Every record, down to the last line, must be given again exactly.
Segment Start: MATERIAL SHOWN
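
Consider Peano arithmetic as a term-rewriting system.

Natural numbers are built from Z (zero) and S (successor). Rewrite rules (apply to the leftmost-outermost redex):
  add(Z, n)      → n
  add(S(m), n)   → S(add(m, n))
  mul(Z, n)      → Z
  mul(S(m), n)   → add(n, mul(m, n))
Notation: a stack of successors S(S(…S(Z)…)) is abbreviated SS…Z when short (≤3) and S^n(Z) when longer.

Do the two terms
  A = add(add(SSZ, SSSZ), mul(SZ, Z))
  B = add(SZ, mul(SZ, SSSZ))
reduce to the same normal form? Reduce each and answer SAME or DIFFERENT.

Term A:
  start: add(add(SSZ, SSSZ), mul(SZ, Z))
  step 1: add(S(add(SZ, SSSZ)), mul(SZ, Z))
  step 2: S(add(add(SZ, SSSZ), mul(SZ, Z)))
  step 3: S(add(S(add(Z, SSSZ)), mul(SZ, Z)))
  step 4: S(S(add(add(Z, SSSZ), mul(SZ, Z))))
  step 5: S(S(add(SSSZ, mul(SZ, Z))))
  step 6: S(S(S(add(SSZ, mul(SZ, Z)))))
  step 7: S(S(S(S(add(SZ, mul(SZ, Z))))))
  step 8: S(S(S(S(S(add(Z, mul(SZ, Z)))))))
  step 9: S(S(S(S(S(mul(SZ, Z))))))
  step 10: S(S(S(S(S(add(Z, mul(Z, Z)))))))
  step 11: S(S(S(S(S(mul(Z, Z))))))
  step 12: S^5(Z)

Term B:
  start: add(SZ, mul(SZ, SSSZ))
  step 1: S(add(Z, mul(SZ, SSSZ)))
  step 2: S(mul(SZ, SSSZ))
  step 3: S(add(SSSZ, mul(Z, SSSZ)))
  step 4: S(S(add(SSZ, mul(Z, SSSZ))))
  step 5: S(S(S(add(SZ, mul(Z, SSSZ)))))
  step 6: S(S(S(S(add(Z, mul(Z, SSSZ))))))
  step 7: S(S(S(S(mul(Z, SSSZ)))))
  step 8: S^4(Z)

Answer: DIFFERENT — A ⇓ S^5(Z), B ⇓ S^4(Z)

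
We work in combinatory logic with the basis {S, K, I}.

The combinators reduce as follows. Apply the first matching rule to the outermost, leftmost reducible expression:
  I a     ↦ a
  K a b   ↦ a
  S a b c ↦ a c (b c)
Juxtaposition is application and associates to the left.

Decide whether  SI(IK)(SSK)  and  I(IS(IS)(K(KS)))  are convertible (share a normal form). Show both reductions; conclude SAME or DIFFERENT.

Term A:
  start: SI(IK)(SSK)
  [1] I(SSK)(IK(SSK))
  [2] SSK(IK(SSK))
  [3] S(IK(SSK))(K(IK(SSK)))
  [4] S(K(SSK))(K(IK(SSK)))
  [5] S(K(SSK))(K(K(SSK)))

Term B:
  start: I(IS(IS)(K(KS)))
  [1] IS(IS)(K(KS))
  [2] S(IS)(K(KS))
  [3] SS(K(KS))

Answer: DIFFERENT — A ⇓ S(K(SSK))(K(K(SSK))), B ⇓ SS(K(KS))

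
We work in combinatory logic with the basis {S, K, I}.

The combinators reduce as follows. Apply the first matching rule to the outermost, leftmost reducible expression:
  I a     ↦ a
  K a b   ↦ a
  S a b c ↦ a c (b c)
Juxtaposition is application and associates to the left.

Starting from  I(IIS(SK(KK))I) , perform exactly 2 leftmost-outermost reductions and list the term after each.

Answer: after 2 steps: IS(SK(KK))I

Working:
  start: I(IIS(SK(KK))I)
  [1] IIS(SK(KK))I
  [2] IS(SK(KK))I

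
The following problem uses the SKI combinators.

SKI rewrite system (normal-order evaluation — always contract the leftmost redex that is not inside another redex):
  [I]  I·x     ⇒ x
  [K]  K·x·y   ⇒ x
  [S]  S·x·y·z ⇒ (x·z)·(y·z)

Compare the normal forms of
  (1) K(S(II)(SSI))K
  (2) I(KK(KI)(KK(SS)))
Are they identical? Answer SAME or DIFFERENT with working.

Term A:
  start: K(S(II)(SSI))K
  step 1: S(II)(SSI)
  step 2: SI(SSI)

Term B:
  start: I(KK(KI)(KK(SS)))
  step 1: KK(KI)(KK(SS))
  step 2: K(KK(SS))
  step 3: KK

Answer: DIFFERENT — A ⇓ SI(SSI), B ⇓ KK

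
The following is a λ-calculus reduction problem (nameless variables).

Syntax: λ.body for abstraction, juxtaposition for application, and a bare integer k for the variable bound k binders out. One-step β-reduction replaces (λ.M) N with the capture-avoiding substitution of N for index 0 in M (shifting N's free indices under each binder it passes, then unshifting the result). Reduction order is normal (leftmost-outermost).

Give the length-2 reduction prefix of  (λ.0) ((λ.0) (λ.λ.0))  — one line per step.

  start: (λ.0) ((λ.0) (λ.λ.0))
  →1  (λ.0) (λ.λ.0)
  →2  λ.λ.0

Answer: after 2 steps: λ.λ.0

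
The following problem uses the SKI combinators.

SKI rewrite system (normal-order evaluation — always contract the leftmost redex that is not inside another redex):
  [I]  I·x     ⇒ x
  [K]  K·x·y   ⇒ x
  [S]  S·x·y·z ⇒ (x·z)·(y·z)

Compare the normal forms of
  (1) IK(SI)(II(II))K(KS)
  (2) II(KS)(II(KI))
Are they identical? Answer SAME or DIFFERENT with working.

Answer: SAME — A ⇓ S, B ⇓ S

Derivation:
Term A:
  start: IK(SI)(II(II))K(KS)
  [1] K(SI)(II(II))K(KS)
  [2] SIK(KS)
  [3] I(KS)(K(KS))
  [4] KS(K(KS))
  [5] S

Term B:
  start: II(KS)(II(KI))
  [1] I(KS)(II(KI))
  [2] KS(II(KI))
  [3] S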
Segment End: MATERIAL SHOWN
_REPLY TO THE EXERCISE_
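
Consider Peano arithmetic as a term-rewriting system.

Natural numbers are built from Z (zero) and S (successor). Rewrite rules (apply to the leftmost-outermost redex):
  add(Z, n)      → n
  add(S(m), n)   → S(add(m, n))
  mul(Z, n)      → Z
  mul(S(m), n)   → add(n, mul(m, n))
Notation: a stack of successors S(S(…S(Z)…)) is abbreviated SS…Z when short (≤3) and S^n(Z) when longer.

Do the two terms
  A = add(add(SSZ, SSSZ), mul(SZ, Z))
  B = add(SZ, mul(SZ, SSSZ))
reduce to the same normal form? Reduce each and answer SAME or DIFFERENT.

Term A:
  start: add(add(SSZ, SSSZ), mul(SZ, Z))
  step 1: add(S(add(SZ, SSSZ)), mul(SZ, Z))
  step 2: S(add(add(SZ, SSSZ), mul(SZ, Z)))
  step 3: S(add(S(add(Z, SSSZ)), mul(SZ, Z)))
  step 4: S(S(add(add(Z, SSSZ), mul(SZ, Z))))
  step 5: S(S(add(SSSZ, mul(SZ, Z))))
  step 6: S(S(S(add(SSZ, mul(SZ, Z)))))
  step 7: S(S(S(S(add(SZ, mul(SZ, Z))))))
  step 8: S(S(S(S(S(add(Z, mul(SZ, Z)))))))
  step 9: S(S(S(S(S(mul(SZ, Z))))))
  step 10: S(S(S(S(S(add(Z, mul(Z, Z)))))))
  step 11: S(S(S(S(S(mul(Z, Z))))))
  step 12: S^5(Z)

Term B:
  start: add(SZ, mul(SZ, SSSZ))
  step 1: S(add(Z, mul(SZ, SSSZ)))
  step 2: S(mul(SZ, SSSZ))
  step 3: S(add(SSSZ, mul(Z, SSSZ)))
  step 4: S(S(add(SSZ, mul(Z, SSSZ))))
  step 5: S(S(S(add(SZ, mul(Z, SSSZ)))))
  step 6: S(S(S(S(add(Z, mul(Z, SSSZ))))))
  step 7: S(S(S(S(mul(Z, SSSZ)))))
  step 8: S^4(Z)

Answer: DIFFERENT — A ⇓ S^5(Z), B ⇓ S^4(Z)

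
We work in combinatory logic with the basis {S, K, I}.

The combinators reduce as follows. Apply the first matching rule to the outermost, leftmost reducible expression:
  I a     ↦ a
  K a b   ↦ a
  S a b c ↦ a c (b c)
Juxtaposition is application and associates to the left.

Decide whether  SI(IK)(SSK)  and  I(IS(IS)(K(KS)))  are convertible (share a normal form). Show both reductions; conclude SAME or DIFFERENT.

Term A:
  start: SI(IK)(SSK)
  [1] I(SSK)(IK(SSK))
  [2] SSK(IK(SSK))
  [3] S(IK(SSK))(K(IK(SSK)))
  [4] S(K(SSK))(K(IK(SSK)))
  [5] S(K(SSK))(K(K(SSK)))

Term B:
  start: I(IS(IS)(K(KS)))
  [1] IS(IS)(K(KS))
  [2] S(IS)(K(KS))
  [3] SS(K(KS))

Answer: DIFFERENT — A ⇓ S(K(SSK))(K(K(SSK))), B ⇓ SS(K(KS))

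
We work in combinatory logic with the basis {S, K, I}.

The combinators reduce as follows. Apply the first matching rule to the outermost, leftmost reducible expression:
  I a     ↦ a
  K a b   ↦ a
  S a b c ↦ a c (b c)
Juxtaposition is application and associates to the left.

Starting from  I(IIS(SK(KK))I) , perform exactly 2 leftmost-outermost reductions and list the term after each.

Answer: after 2 steps: IS(SK(KK))I

Working:
  start: I(IIS(SK(KK))I)
  [1] IIS(SK(KK))I
  [2] IS(SK(KK))I

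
The following problem uses the SKI combinators.

SKI rewrite system (normal-order evaluation — always contract the leftmost redex that is not inside another redex):
  [I]  I·x     ⇒ x
  [K]  K·x·y   ⇒ x
  [S]  S·x·y·z ⇒ (x·z)·(y·z)

Compare the normal forms of
  (1) K(S(II)(SSI))K
  (2) I(KK(KI)(KK(SS)))
Are they identical? Answer SAME or DIFFERENT with working.

Term A:
  start: K(S(II)(SSI))K
  step 1: S(II)(SSI)
  step 2: SI(SSI)

Term B:
  start: I(KK(KI)(KK(SS)))
  step 1: KK(KI)(KK(SS))
  step 2: K(KK(SS))
  step 3: KK

Answer: DIFFERENT — A ⇓ SI(SSI), B ⇓ KK

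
The following is a λ-calculus reduction problem (nameless variables).

Syntax: λ.body for abstraction, juxtaposition for application, and a bare integer k for the variable bound k binders out. One-step β-reduction replaces (λ.M) N with the capture-avoiding substitution of N for index 0 in M (shifting N's free indices under each binder it passes, then unshifting the result). Reduction order is normal (leftmost-outermost).

Give the length-2 reduction prefix of  (λ.0) ((λ.0) (λ.λ.0))  — one line per step.

  start: (λ.0) ((λ.0) (λ.λ.0))
  →1  (λ.0) (λ.λ.0)
  →2  λ.λ.0

Answer: after 2 steps: λ.λ.0

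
The following problem uses the SKI combinators.

SKI rewrite system (normal-order evaluation — always contract the leftmost redex that is not inside another redex):
  [I]  I·x     ⇒ x
  [K]  K·x·y   ⇒ x
  [S]  S·x·y·z ⇒ (x·z)·(y·z)

Compare the normal forms of
  (1) IK(SI)(II(II))K(KS)
  (2) II(KS)(II(KI))
Are they identical? Answer SAME or DIFFERENT with working.

Answer: SAME — A ⇓ S, B ⇓ S

Derivation:
Term A:
  start: IK(SI)(II(II))K(KS)
  [1] K(SI)(II(II))K(KS)
  [2] SIK(KS)
  [3] I(KS)(K(KS))
  [4] KS(K(KS))
  [5] S

Term B:
  start: II(KS)(II(KI))
  [1] I(KS)(II(KI))
  [2] KS(II(KI))
  [3] S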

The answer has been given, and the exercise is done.